(MATERIAL FOR THIS EXERCISE Opens)

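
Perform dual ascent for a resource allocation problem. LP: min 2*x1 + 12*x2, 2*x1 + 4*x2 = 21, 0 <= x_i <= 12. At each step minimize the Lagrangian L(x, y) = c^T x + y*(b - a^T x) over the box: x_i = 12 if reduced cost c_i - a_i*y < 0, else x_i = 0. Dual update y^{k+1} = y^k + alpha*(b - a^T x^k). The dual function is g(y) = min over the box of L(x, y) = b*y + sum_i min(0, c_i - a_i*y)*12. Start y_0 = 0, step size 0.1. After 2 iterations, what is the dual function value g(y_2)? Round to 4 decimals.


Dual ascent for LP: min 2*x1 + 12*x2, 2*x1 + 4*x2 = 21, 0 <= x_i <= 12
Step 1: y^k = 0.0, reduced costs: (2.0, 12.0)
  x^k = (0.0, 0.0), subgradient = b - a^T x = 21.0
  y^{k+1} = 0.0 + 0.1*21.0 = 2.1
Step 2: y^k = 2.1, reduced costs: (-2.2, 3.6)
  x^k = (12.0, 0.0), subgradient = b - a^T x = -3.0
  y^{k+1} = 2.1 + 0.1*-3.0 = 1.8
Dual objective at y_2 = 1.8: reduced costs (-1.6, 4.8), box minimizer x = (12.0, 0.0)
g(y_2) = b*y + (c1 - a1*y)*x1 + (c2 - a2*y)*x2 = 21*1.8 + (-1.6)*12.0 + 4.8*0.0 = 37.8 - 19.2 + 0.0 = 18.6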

(MATERIAL FOR THIS EXERCISE Closes)
(MATERIAL FOR THIS EXERCISE Opens)

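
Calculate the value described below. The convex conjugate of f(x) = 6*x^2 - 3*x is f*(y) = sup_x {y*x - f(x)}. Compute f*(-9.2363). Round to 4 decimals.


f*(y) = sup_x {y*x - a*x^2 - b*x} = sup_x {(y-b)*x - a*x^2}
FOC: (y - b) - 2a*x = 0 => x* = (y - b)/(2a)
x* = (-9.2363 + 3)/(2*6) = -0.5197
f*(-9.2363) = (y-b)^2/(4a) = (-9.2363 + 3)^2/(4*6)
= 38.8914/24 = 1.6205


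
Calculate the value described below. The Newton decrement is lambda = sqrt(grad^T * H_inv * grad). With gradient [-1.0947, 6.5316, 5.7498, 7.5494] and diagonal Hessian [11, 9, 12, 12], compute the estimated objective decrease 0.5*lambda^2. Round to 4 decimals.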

(MATERIAL FOR THIS EXERCISE Closes)

All that is wanted is the stretch of lines above from the one containing "Calculate the value described below. The convex" through the one containing "Calculate the value described below. The Newton", duplicated exactly.

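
Calculate the value described below. The convex conjugate of f(x) = 6*x^2 - 3*x is f*(y) = sup_x {y*x - f(x)}. Compute f*(-9.2363). Round to 4 decimals.


f*(y) = sup_x {y*x - a*x^2 - b*x} = sup_x {(y-b)*x - a*x^2}
FOC: (y - b) - 2a*x = 0 => x* = (y - b)/(2a)
x* = (-9.2363 + 3)/(2*6) = -0.5197
f*(-9.2363) = (y-b)^2/(4a) = (-9.2363 + 3)^2/(4*6)
= 38.8914/24 = 1.6205


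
Calculate the value described below. The Newton decrement is lambda = sqrt(grad^T * H_inv * grad). With gradient [-1.0947, 6.5316, 5.7498, 7.5494] and diagonal Hessian [11, 9, 12, 12], compute the estimated objective decrease 0.5*lambda^2. Round to 4 decimals.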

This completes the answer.